*Available records:*

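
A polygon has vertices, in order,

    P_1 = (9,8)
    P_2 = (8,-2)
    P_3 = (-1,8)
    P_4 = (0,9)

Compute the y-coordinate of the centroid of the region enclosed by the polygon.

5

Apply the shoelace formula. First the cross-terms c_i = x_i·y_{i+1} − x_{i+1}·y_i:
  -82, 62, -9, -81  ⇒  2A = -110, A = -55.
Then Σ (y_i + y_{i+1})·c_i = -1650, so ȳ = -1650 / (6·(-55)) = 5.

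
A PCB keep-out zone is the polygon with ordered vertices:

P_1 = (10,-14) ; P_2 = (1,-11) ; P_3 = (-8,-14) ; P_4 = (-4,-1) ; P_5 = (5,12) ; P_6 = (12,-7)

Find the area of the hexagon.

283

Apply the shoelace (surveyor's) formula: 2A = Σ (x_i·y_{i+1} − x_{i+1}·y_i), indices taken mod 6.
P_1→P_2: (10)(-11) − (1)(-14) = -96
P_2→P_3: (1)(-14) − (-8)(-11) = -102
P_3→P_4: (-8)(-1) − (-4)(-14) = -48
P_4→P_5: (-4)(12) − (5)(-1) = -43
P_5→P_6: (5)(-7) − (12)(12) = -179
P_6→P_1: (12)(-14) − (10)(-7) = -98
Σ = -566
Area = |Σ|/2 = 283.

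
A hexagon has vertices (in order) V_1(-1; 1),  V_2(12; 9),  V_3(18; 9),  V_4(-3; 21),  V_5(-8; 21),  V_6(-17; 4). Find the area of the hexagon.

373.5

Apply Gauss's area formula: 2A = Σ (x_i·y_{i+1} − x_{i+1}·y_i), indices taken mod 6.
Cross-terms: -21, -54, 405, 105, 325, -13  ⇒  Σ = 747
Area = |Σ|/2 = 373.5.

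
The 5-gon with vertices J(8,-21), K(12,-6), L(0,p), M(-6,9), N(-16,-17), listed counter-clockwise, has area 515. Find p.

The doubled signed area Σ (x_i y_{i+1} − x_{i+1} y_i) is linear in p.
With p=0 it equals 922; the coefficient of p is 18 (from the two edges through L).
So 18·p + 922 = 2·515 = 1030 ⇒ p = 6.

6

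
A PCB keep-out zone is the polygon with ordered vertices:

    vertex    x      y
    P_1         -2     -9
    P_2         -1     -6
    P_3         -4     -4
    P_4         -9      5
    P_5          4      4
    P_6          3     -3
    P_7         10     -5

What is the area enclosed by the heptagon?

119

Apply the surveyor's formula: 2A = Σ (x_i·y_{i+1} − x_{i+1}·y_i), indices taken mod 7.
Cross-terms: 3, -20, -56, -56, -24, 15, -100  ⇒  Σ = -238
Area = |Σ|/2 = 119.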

*Exercise instructions:* When you respond, give the whole listing again exactly as written.

*Response below:*
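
A polygon has vertices, in order,

    P_1 = (9,8)
    P_2 = (8,-2)
    P_3 = (-1,8)
    P_4 = (0,9)

Compute the y-coordinate of the centroid of the region enclosed by the polygon.

5

Apply the shoelace formula. First the cross-terms c_i = x_i·y_{i+1} − x_{i+1}·y_i:
  -82, 62, -9, -81  ⇒  2A = -110, A = -55.
Then Σ (y_i + y_{i+1})·c_i = -1650, so ȳ = -1650 / (6·(-55)) = 5.

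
A PCB keep-out zone is the polygon with ordered vertices:

P_1 = (10,-14) ; P_2 = (1,-11) ; P_3 = (-8,-14) ; P_4 = (-4,-1) ; P_5 = (5,12) ; P_6 = (12,-7)

Find the area of the hexagon.

283

Apply the shoelace (surveyor's) formula: 2A = Σ (x_i·y_{i+1} − x_{i+1}·y_i), indices taken mod 6.
P_1→P_2: (10)(-11) − (1)(-14) = -96
P_2→P_3: (1)(-14) − (-8)(-11) = -102
P_3→P_4: (-8)(-1) − (-4)(-14) = -48
P_4→P_5: (-4)(12) − (5)(-1) = -43
P_5→P_6: (5)(-7) − (12)(12) = -179
P_6→P_1: (12)(-14) − (10)(-7) = -98
Σ = -566
Area = |Σ|/2 = 283.

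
A hexagon has vertices (in order) V_1(-1; 1),  V_2(12; 9),  V_3(18; 9),  V_4(-3; 21),  V_5(-8; 21),  V_6(-17; 4). Find the area of the hexagon.

373.5

Apply Gauss's area formula: 2A = Σ (x_i·y_{i+1} − x_{i+1}·y_i), indices taken mod 6.
Cross-terms: -21, -54, 405, 105, 325, -13  ⇒  Σ = 747
Area = |Σ|/2 = 373.5.

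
The 5-gon with vertices J(8,-21), K(12,-6), L(0,p), M(-6,9), N(-16,-17), listed counter-clockwise, has area 515. Find p.

The doubled signed area Σ (x_i y_{i+1} − x_{i+1} y_i) is linear in p.
With p=0 it equals 922; the coefficient of p is 18 (from the two edges through L).
So 18·p + 922 = 2·515 = 1030 ⇒ p = 6.

6

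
A PCB keep-out zone is the polygon with ordered vertices:

    vertex    x      y
    P_1         -2     -9
    P_2         -1     -6
    P_3         -4     -4
    P_4         -9      5
    P_5          4      4
    P_6          3     -3
    P_7         10     -5

What is the area enclosed by the heptagon?

119

Apply the surveyor's formula: 2A = Σ (x_i·y_{i+1} − x_{i+1}·y_i), indices taken mod 7.
Cross-terms: 3, -20, -56, -56, -24, 15, -100  ⇒  Σ = -238
Area = |Σ|/2 = 119.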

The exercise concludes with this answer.